Recorded data:
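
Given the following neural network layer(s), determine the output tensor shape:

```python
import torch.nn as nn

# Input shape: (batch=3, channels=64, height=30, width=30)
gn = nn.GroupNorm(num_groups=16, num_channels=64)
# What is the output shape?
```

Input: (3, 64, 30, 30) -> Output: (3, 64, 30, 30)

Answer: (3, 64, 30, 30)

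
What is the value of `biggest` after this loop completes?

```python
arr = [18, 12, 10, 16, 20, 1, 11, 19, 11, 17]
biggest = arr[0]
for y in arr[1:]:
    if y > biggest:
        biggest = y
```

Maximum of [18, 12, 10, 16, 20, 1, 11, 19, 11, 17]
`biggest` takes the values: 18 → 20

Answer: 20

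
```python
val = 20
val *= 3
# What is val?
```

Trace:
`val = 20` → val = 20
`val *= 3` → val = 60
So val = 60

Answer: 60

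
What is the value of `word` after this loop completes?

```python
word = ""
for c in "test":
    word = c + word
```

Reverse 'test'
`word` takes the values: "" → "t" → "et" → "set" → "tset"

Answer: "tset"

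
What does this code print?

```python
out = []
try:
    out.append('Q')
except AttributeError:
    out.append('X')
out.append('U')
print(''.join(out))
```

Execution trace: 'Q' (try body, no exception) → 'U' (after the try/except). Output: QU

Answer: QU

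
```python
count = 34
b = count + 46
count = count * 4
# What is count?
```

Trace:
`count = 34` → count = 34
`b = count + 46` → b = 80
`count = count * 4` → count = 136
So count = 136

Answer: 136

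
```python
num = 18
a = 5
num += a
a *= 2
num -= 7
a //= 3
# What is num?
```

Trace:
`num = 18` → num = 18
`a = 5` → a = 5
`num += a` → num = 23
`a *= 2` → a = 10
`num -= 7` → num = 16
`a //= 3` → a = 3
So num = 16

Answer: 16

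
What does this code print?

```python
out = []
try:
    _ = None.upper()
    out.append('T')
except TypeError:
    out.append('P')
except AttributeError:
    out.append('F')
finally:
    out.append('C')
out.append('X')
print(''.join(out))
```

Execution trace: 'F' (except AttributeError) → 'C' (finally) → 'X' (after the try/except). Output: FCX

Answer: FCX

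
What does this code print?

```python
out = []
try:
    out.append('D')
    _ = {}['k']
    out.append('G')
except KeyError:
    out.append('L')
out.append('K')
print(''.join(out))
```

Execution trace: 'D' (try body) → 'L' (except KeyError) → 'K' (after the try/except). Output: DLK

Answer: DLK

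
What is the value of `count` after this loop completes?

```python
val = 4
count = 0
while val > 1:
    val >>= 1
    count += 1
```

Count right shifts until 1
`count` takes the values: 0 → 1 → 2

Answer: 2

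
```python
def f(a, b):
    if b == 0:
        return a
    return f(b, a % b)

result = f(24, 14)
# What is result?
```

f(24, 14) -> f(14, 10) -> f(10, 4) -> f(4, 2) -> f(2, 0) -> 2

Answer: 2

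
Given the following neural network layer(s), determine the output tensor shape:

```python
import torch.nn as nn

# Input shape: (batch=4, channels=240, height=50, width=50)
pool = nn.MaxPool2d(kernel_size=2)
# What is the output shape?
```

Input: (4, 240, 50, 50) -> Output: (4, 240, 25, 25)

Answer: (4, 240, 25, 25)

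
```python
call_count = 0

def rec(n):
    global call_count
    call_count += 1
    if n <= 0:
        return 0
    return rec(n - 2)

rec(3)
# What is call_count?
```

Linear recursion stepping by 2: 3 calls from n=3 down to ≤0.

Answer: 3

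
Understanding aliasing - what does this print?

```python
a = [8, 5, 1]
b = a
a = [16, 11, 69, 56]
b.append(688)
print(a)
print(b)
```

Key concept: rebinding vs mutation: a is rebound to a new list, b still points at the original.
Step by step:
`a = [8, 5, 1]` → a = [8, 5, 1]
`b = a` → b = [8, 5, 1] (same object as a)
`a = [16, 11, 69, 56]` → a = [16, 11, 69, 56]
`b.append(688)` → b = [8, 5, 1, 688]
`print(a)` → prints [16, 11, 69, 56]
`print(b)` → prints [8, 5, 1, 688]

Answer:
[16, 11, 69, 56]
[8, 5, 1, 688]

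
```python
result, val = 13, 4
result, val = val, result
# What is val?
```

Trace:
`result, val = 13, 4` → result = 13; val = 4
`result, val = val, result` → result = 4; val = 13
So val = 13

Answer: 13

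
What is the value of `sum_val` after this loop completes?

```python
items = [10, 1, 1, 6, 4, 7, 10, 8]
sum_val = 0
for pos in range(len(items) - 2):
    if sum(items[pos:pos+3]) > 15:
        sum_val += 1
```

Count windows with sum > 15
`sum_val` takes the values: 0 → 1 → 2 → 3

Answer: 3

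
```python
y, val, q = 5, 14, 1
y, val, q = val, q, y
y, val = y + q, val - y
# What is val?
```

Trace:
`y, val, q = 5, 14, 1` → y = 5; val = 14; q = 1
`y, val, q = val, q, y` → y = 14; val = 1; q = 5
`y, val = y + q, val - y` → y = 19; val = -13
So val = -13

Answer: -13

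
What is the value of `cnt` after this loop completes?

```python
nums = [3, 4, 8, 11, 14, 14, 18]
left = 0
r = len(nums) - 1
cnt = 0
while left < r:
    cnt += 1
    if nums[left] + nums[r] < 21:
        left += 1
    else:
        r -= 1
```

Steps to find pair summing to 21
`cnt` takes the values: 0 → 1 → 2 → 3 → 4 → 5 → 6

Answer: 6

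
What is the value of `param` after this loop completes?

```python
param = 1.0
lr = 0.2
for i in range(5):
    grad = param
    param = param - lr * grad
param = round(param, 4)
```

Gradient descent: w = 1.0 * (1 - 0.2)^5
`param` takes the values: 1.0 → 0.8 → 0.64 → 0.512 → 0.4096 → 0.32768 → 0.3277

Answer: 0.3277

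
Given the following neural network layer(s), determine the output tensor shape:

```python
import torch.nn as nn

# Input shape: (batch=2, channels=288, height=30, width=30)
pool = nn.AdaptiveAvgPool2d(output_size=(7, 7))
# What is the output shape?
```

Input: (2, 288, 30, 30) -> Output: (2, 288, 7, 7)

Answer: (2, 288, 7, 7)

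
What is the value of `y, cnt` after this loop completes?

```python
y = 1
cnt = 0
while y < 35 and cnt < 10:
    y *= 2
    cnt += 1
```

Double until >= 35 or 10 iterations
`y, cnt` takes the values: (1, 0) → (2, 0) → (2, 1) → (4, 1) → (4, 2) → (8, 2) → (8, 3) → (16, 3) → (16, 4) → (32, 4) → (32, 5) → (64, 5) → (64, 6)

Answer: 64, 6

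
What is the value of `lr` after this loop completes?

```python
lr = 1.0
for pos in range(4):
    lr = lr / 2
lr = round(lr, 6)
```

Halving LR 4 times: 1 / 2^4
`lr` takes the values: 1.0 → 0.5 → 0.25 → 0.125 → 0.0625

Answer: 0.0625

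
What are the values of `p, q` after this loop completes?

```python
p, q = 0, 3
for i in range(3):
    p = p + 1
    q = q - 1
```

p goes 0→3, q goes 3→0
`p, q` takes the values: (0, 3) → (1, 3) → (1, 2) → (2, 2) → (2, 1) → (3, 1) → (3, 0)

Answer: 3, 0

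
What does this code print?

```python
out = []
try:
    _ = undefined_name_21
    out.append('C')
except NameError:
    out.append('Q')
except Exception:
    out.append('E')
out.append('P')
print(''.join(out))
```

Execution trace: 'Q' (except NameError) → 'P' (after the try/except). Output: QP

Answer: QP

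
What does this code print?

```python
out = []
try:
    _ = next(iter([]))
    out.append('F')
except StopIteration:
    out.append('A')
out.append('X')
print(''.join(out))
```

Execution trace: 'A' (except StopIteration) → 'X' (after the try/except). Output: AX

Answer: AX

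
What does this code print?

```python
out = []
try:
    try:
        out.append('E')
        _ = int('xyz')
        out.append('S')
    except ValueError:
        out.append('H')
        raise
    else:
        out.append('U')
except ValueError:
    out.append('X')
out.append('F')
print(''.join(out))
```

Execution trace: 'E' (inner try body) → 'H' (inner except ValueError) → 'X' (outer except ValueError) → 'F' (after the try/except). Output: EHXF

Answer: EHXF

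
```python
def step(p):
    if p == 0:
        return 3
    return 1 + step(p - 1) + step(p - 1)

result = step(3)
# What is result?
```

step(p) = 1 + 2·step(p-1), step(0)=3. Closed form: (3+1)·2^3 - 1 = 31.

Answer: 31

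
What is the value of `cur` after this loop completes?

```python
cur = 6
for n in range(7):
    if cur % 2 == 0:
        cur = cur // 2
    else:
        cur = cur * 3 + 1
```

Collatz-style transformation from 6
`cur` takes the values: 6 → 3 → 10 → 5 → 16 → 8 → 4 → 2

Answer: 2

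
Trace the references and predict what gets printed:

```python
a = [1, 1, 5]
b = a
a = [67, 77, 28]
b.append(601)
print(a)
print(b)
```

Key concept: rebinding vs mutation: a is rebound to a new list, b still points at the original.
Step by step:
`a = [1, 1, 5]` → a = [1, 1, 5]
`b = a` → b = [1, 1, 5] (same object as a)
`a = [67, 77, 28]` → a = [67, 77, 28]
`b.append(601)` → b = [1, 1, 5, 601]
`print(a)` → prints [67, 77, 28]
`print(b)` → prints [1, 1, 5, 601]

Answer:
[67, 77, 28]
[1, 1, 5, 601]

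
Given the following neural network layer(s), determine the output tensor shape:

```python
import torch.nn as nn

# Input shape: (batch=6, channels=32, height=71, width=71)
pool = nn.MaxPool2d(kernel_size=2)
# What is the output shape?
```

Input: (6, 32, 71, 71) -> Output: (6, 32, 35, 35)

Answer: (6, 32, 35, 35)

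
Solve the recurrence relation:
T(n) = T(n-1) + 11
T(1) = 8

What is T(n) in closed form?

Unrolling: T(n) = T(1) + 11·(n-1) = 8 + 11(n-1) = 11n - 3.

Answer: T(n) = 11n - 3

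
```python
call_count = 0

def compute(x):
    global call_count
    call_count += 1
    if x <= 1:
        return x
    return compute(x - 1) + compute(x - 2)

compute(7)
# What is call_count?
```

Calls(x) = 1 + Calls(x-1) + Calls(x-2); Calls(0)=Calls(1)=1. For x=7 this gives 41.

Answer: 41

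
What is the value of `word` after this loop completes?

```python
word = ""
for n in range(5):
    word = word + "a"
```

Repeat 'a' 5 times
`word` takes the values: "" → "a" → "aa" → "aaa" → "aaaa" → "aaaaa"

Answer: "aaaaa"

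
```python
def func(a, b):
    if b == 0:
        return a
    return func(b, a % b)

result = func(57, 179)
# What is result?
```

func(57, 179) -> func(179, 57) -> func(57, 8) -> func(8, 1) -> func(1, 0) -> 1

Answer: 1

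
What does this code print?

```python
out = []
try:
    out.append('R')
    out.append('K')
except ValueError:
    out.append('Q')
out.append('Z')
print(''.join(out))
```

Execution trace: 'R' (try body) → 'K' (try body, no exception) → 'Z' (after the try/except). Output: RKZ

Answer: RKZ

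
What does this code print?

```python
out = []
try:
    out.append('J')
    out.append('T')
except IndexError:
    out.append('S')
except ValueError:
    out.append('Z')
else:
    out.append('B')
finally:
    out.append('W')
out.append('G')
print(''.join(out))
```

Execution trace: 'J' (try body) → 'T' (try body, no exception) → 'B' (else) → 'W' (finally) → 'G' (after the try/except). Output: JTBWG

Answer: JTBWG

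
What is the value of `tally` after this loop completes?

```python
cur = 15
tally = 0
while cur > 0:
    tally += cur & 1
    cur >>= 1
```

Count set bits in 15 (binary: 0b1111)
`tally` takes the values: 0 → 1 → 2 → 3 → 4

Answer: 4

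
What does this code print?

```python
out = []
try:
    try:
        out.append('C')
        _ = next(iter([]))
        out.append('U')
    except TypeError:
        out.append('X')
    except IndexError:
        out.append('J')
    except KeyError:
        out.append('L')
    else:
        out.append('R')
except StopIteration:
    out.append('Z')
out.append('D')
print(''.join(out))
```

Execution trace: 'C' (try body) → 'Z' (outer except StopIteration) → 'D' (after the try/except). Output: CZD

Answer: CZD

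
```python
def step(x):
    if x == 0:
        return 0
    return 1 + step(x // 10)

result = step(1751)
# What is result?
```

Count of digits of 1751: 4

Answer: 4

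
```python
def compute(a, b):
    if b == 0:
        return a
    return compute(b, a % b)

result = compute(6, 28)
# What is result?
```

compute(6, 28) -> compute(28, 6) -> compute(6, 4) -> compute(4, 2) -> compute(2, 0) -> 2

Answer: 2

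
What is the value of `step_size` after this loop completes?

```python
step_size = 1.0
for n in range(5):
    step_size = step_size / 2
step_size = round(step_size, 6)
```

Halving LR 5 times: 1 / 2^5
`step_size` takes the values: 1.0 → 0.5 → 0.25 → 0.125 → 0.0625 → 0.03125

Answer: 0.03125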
==
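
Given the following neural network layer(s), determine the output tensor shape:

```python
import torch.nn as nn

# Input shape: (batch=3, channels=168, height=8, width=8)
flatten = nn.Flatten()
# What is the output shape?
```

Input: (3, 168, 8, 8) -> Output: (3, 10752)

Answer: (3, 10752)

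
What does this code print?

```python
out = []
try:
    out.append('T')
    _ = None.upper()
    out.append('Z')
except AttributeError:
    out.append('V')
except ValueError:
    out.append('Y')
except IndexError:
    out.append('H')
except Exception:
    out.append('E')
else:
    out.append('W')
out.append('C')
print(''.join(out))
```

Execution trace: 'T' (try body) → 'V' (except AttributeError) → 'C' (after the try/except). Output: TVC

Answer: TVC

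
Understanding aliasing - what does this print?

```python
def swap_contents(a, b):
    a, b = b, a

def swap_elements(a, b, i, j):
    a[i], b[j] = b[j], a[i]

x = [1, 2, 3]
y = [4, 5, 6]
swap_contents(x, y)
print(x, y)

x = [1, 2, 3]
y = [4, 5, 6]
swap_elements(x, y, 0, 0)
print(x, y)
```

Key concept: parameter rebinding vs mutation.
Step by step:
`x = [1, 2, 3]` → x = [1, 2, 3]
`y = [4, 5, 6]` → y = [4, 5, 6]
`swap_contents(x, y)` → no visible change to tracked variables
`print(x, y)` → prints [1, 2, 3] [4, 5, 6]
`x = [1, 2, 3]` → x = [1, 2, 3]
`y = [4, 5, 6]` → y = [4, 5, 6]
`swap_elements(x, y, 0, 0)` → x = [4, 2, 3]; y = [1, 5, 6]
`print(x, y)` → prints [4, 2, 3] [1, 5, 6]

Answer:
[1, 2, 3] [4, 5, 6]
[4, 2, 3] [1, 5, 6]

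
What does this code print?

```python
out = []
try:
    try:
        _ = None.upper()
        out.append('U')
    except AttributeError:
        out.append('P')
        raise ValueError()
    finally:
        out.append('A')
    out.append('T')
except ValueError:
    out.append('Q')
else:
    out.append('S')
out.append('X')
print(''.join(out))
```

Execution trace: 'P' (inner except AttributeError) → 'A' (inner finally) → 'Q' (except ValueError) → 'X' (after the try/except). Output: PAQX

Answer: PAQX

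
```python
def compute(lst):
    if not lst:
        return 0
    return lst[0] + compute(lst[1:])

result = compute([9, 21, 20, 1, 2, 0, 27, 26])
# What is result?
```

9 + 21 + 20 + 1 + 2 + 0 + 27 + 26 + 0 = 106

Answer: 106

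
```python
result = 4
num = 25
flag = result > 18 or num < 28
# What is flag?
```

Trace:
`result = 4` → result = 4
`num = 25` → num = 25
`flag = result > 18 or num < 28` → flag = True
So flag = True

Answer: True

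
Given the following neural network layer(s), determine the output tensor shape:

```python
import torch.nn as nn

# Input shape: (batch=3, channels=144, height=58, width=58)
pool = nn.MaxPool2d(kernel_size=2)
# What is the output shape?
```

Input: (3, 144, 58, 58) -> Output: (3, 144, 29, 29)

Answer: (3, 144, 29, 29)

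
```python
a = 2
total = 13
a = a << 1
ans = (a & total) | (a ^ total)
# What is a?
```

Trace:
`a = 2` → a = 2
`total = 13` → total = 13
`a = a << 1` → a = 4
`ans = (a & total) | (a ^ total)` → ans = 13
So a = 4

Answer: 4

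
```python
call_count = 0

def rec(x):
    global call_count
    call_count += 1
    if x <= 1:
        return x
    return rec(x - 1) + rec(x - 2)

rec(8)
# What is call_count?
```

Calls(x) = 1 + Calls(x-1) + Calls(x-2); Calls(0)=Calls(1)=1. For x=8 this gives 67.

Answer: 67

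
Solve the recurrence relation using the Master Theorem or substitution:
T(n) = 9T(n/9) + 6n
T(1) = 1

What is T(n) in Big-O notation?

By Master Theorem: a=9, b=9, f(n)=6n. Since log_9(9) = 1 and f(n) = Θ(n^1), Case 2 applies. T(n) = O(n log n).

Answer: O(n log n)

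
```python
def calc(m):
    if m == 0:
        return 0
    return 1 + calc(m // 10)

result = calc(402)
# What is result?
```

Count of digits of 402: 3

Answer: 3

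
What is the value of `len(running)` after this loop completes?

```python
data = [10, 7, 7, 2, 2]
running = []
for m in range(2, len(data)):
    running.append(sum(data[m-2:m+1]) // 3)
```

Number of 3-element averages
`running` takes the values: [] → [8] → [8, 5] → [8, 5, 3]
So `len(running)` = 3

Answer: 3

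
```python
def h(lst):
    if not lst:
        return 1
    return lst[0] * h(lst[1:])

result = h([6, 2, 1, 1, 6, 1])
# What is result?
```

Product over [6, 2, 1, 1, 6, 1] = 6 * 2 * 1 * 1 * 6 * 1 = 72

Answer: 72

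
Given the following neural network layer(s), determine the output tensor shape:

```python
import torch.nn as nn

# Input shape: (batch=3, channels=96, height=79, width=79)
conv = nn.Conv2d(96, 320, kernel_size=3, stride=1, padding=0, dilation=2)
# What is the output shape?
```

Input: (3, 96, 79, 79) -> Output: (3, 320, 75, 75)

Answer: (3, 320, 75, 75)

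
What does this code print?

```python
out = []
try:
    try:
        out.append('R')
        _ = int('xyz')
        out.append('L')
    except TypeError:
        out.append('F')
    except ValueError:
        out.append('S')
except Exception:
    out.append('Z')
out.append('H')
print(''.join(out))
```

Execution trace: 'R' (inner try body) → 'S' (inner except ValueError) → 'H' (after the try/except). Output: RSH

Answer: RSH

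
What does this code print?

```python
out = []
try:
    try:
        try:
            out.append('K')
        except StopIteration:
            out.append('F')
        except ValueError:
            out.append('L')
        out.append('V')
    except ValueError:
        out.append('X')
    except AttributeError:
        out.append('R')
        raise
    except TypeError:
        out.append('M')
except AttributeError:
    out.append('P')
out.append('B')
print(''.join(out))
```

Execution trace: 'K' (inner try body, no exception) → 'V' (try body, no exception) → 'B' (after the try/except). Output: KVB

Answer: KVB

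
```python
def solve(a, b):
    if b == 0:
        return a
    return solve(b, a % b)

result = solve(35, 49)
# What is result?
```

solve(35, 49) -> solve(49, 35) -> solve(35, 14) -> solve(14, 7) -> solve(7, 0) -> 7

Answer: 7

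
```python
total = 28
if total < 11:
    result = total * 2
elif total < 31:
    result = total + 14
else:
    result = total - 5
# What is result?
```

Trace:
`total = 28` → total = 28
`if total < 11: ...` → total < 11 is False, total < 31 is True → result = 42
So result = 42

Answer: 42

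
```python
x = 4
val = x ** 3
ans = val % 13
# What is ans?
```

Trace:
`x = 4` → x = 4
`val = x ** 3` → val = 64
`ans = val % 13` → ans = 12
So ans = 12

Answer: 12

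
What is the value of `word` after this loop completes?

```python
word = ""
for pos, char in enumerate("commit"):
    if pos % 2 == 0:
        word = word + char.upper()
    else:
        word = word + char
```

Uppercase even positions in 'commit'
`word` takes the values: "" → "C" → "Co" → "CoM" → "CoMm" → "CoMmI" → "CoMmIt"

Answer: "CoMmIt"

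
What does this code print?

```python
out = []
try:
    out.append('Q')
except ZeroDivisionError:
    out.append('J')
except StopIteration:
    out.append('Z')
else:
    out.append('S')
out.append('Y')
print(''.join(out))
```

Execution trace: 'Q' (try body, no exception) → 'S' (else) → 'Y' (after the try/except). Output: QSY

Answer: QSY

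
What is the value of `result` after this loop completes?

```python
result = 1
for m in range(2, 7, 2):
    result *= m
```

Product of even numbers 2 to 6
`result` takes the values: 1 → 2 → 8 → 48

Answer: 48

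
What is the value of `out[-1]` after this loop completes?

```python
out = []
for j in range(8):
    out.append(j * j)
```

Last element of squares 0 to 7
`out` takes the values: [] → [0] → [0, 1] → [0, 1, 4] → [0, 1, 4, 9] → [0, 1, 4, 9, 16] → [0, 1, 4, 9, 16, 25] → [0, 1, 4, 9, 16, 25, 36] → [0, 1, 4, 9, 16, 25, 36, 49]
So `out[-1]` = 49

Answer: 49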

Task prompt:
Copy each line in the data that holds the word "items".

Exercise output:
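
items = [10, 1, 1, 6, 4, 7, 10, 8]
for pos in range(len(items) - 2):
    if sum(items[pos:pos+3]) > 15: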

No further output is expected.